BEGIN
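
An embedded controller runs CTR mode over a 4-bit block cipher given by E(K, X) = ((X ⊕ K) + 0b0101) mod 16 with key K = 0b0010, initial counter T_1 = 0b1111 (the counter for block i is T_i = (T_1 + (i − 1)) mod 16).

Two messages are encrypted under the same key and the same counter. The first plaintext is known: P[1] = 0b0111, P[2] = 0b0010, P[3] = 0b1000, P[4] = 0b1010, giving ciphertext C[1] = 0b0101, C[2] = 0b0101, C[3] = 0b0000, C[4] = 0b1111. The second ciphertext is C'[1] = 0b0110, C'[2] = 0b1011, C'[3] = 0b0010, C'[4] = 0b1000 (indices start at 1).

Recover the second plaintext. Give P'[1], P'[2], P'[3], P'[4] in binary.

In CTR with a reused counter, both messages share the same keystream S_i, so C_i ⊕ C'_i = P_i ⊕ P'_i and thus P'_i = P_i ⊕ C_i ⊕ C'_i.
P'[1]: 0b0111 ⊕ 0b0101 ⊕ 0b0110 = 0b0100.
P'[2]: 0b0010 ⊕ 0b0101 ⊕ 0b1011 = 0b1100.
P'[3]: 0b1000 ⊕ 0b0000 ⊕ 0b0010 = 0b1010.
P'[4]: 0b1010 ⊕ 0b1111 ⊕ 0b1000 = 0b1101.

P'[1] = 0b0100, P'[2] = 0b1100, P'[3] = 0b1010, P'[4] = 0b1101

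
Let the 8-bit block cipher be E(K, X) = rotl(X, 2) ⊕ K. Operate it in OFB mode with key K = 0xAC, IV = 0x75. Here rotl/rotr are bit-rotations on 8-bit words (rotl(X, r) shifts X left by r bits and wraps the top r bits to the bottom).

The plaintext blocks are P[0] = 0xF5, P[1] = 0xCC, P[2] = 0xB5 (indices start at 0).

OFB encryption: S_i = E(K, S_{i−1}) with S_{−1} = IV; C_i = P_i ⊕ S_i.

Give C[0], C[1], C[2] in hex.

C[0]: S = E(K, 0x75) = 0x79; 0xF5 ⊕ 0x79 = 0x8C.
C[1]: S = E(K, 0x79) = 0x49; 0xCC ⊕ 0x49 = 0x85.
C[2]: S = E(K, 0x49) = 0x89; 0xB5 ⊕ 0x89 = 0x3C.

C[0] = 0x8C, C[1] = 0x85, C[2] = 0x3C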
END
BEGIN
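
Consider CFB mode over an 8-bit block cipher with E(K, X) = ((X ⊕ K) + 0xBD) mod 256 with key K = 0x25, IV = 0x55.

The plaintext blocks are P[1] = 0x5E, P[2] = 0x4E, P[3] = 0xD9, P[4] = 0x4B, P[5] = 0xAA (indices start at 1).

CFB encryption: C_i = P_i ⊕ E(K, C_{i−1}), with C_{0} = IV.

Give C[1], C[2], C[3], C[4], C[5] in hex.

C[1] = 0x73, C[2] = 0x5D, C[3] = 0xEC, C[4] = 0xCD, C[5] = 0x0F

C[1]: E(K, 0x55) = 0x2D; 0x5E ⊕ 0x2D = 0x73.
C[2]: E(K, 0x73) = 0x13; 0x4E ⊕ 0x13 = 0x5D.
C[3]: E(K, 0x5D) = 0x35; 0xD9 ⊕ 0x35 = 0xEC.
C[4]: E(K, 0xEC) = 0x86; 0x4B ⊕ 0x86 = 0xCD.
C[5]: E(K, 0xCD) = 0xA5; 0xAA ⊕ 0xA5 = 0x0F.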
END
BEGIN
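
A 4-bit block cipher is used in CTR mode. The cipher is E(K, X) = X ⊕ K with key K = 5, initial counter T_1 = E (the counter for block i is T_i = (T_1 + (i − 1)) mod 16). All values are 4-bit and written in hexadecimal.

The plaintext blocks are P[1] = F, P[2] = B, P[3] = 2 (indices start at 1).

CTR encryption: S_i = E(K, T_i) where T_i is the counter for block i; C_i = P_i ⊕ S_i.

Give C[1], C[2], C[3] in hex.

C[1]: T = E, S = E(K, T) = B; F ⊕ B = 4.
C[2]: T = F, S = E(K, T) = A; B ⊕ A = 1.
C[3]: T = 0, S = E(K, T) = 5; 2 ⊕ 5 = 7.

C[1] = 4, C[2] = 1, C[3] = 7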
END
__Description of the task__
Please tally the lines of the entries that hold "mode" and give only the resulting number.

__Problem solution__
4